### Work required:
Look for "lateral" in the records and copy every line that has it.

[Saved entries]

- Opening Delimiter -

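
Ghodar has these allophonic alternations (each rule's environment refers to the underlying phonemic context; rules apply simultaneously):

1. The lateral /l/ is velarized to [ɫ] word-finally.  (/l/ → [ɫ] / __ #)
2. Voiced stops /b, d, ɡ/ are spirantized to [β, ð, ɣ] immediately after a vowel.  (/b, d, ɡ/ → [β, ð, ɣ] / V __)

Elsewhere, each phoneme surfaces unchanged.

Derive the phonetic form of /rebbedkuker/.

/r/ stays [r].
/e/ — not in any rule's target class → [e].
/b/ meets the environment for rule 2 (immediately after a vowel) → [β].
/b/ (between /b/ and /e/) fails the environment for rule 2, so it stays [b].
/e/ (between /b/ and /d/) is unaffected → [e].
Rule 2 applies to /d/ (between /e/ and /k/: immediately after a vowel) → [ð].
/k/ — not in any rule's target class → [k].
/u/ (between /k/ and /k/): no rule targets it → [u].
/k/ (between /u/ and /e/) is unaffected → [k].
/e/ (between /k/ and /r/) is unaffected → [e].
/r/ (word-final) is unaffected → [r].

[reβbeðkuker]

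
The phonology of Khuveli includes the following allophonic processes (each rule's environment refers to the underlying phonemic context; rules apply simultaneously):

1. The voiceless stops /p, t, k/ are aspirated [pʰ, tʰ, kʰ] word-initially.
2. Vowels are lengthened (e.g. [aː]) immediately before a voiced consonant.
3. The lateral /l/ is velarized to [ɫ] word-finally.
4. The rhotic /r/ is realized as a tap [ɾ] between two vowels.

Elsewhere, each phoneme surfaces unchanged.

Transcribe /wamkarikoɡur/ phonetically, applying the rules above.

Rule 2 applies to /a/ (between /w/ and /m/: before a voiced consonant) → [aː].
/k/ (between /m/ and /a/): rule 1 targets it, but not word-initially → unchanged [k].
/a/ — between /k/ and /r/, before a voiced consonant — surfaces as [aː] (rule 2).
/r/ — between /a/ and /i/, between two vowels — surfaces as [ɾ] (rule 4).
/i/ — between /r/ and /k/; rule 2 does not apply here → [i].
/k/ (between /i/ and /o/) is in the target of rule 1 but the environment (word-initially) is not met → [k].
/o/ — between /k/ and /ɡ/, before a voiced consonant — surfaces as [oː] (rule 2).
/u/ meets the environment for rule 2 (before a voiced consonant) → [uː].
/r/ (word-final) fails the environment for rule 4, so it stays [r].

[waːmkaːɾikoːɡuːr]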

- Closing Delimiter -
- Opening Delimiter -

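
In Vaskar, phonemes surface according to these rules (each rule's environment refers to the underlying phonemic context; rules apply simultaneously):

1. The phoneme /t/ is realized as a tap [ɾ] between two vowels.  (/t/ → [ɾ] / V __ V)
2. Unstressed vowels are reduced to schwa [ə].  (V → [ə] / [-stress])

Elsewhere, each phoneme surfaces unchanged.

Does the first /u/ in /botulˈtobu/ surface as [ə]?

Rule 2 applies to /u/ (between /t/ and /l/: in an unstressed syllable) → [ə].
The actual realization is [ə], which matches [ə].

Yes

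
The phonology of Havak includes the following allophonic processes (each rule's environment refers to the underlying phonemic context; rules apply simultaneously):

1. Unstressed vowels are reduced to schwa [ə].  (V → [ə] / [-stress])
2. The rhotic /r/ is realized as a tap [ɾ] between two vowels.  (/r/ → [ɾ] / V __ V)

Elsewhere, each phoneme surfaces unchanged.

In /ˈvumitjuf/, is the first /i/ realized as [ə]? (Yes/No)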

- Closing Delimiter -
- Opening Delimiter -

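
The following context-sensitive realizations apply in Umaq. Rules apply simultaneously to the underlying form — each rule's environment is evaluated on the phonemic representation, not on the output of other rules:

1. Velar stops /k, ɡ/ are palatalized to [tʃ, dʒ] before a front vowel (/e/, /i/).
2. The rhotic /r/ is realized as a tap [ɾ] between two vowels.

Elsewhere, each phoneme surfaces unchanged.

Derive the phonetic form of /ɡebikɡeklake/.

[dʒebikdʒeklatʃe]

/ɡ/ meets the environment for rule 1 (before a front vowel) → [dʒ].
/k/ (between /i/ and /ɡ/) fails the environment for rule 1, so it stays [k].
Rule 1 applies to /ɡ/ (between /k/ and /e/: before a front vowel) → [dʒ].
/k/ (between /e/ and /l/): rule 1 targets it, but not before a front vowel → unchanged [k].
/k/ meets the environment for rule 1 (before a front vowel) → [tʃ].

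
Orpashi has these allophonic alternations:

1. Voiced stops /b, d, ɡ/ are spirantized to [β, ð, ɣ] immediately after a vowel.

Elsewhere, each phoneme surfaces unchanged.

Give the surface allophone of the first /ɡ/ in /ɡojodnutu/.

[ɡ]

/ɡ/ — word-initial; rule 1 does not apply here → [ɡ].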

- Closing Delimiter -

### Exercise output:
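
1. The lateral /l/ is velarized to [ɫ] word-finally.  (/l/ → [ɫ] / __ #)
3. The lateral /l/ is velarized to [ɫ] word-finally.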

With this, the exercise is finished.